Dataset entries:

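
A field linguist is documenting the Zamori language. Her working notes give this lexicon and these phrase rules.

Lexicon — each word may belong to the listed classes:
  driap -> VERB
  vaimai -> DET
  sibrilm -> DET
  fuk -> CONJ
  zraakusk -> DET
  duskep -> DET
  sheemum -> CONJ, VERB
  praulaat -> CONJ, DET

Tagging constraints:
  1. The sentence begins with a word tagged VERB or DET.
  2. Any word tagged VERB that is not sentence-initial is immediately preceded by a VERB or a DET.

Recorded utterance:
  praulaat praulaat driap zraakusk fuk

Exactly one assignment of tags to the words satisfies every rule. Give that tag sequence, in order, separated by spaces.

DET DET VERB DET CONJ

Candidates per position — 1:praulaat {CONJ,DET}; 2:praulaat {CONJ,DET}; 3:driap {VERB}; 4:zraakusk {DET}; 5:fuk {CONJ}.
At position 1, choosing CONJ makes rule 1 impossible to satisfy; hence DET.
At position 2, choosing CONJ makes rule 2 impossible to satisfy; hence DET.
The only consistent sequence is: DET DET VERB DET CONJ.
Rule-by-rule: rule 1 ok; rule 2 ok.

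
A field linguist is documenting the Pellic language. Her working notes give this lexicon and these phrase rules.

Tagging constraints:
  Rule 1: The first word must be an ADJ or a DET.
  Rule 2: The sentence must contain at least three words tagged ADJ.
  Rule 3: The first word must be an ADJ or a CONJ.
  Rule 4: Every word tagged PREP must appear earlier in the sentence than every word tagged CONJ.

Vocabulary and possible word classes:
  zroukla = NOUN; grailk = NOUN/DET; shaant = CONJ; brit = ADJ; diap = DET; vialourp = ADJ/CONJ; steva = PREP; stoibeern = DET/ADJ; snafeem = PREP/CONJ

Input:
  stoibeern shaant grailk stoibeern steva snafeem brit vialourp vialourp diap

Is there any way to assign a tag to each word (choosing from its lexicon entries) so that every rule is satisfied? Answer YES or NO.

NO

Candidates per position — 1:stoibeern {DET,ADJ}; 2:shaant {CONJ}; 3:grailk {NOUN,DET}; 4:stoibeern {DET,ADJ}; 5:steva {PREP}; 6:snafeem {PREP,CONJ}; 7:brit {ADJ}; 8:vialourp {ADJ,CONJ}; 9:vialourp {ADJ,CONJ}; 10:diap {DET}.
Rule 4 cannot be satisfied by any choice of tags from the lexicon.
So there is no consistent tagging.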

...

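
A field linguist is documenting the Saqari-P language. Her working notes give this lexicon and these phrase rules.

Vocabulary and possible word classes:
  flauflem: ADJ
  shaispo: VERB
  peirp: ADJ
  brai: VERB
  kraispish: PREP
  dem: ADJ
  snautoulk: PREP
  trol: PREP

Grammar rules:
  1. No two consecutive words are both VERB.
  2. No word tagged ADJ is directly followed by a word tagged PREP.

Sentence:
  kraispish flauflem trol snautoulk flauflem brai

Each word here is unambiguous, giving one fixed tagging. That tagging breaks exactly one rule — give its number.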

--

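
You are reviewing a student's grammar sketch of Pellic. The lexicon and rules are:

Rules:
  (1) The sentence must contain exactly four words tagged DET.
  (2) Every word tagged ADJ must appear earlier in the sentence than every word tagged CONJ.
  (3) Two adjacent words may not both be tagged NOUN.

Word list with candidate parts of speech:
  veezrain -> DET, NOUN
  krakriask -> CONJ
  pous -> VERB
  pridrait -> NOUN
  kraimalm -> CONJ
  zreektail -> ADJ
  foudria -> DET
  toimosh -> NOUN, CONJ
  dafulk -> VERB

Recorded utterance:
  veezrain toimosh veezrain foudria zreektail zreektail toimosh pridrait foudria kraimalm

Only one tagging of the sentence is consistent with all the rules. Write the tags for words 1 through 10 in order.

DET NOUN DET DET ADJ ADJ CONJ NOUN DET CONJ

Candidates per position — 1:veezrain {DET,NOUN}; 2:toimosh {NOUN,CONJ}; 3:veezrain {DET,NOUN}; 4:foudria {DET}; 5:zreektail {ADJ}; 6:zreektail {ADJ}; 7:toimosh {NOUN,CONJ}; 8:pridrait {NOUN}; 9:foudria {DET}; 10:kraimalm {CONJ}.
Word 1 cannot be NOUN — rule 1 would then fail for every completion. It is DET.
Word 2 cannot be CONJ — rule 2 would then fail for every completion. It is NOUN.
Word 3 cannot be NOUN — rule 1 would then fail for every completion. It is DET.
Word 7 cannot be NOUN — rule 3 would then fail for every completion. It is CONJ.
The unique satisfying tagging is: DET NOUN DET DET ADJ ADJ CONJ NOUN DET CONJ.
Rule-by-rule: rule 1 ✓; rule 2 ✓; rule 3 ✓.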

Your objective: The listing above holds a line with "1. The sentence" and a line with "praulaat praulaat driap zraakusk fuk". Print the stretch from the first through the second, exactly and alone.

Response:
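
  1. The sentence begins with a word tagged VERB or DET.
  2. Any word tagged VERB that is not sentence-initial is immediately preceded by a VERB or a DET.

Recorded utterance:
  praulaat praulaat driap zraakusk fuk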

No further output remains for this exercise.